===== THE DATA =====

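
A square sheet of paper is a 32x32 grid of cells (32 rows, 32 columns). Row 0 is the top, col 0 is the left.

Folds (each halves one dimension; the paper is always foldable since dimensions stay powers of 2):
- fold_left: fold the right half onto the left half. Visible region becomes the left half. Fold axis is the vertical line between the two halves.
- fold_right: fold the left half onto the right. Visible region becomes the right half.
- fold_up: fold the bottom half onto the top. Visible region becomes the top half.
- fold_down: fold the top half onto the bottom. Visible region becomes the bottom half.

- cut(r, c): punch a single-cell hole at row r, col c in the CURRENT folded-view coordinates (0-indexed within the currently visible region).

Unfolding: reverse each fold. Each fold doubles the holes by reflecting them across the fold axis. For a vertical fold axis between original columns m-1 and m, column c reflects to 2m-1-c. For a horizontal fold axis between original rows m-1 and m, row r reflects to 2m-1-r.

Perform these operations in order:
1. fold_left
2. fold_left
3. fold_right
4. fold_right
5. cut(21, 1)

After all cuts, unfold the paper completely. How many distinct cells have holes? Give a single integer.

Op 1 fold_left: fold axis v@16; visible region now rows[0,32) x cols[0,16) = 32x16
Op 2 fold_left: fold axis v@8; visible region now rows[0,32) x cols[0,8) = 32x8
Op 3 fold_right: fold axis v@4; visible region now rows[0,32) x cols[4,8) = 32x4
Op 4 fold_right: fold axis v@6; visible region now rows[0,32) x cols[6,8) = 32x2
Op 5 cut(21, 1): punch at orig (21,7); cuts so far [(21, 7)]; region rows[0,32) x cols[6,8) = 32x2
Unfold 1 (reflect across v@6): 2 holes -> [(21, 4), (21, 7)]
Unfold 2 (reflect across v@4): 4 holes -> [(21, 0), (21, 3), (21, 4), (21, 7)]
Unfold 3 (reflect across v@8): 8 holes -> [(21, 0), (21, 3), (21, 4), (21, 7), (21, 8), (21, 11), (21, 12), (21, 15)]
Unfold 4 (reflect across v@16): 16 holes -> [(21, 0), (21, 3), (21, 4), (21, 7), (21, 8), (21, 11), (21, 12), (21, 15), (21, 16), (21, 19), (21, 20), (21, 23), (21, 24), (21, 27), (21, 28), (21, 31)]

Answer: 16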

=====

EXERCISE REQUIREMENTS: Output all of the entries without altering a single word.

ANSWER TO THE PROBLEM:
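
A square sheet of paper is a 32x32 grid of cells (32 rows, 32 columns). Row 0 is the top, col 0 is the left.

Folds (each halves one dimension; the paper is always foldable since dimensions stay powers of 2):
- fold_left: fold the right half onto the left half. Visible region becomes the left half. Fold axis is the vertical line between the two halves.
- fold_right: fold the left half onto the right. Visible region becomes the right half.
- fold_up: fold the bottom half onto the top. Visible region becomes the top half.
- fold_down: fold the top half onto the bottom. Visible region becomes the bottom half.

- cut(r, c): punch a single-cell hole at row r, col c in the CURRENT folded-view coordinates (0-indexed within the currently visible region).

Unfolding: reverse each fold. Each fold doubles the holes by reflecting them across the fold axis. For a vertical fold axis between original columns m-1 and m, column c reflects to 2m-1-c. For a horizontal fold axis between original rows m-1 and m, row r reflects to 2m-1-r.

Perform these operations in order:
1. fold_left
2. fold_left
3. fold_right
4. fold_right
5. cut(21, 1)

After all cuts, unfold the paper completely. How many distinct cells have holes? Give a single integer.

Op 1 fold_left: fold axis v@16; visible region now rows[0,32) x cols[0,16) = 32x16
Op 2 fold_left: fold axis v@8; visible region now rows[0,32) x cols[0,8) = 32x8
Op 3 fold_right: fold axis v@4; visible region now rows[0,32) x cols[4,8) = 32x4
Op 4 fold_right: fold axis v@6; visible region now rows[0,32) x cols[6,8) = 32x2
Op 5 cut(21, 1): punch at orig (21,7); cuts so far [(21, 7)]; region rows[0,32) x cols[6,8) = 32x2
Unfold 1 (reflect across v@6): 2 holes -> [(21, 4), (21, 7)]
Unfold 2 (reflect across v@4): 4 holes -> [(21, 0), (21, 3), (21, 4), (21, 7)]
Unfold 3 (reflect across v@8): 8 holes -> [(21, 0), (21, 3), (21, 4), (21, 7), (21, 8), (21, 11), (21, 12), (21, 15)]
Unfold 4 (reflect across v@16): 16 holes -> [(21, 0), (21, 3), (21, 4), (21, 7), (21, 8), (21, 11), (21, 12), (21, 15), (21, 16), (21, 19), (21, 20), (21, 23), (21, 24), (21, 27), (21, 28), (21, 31)]

Answer: 16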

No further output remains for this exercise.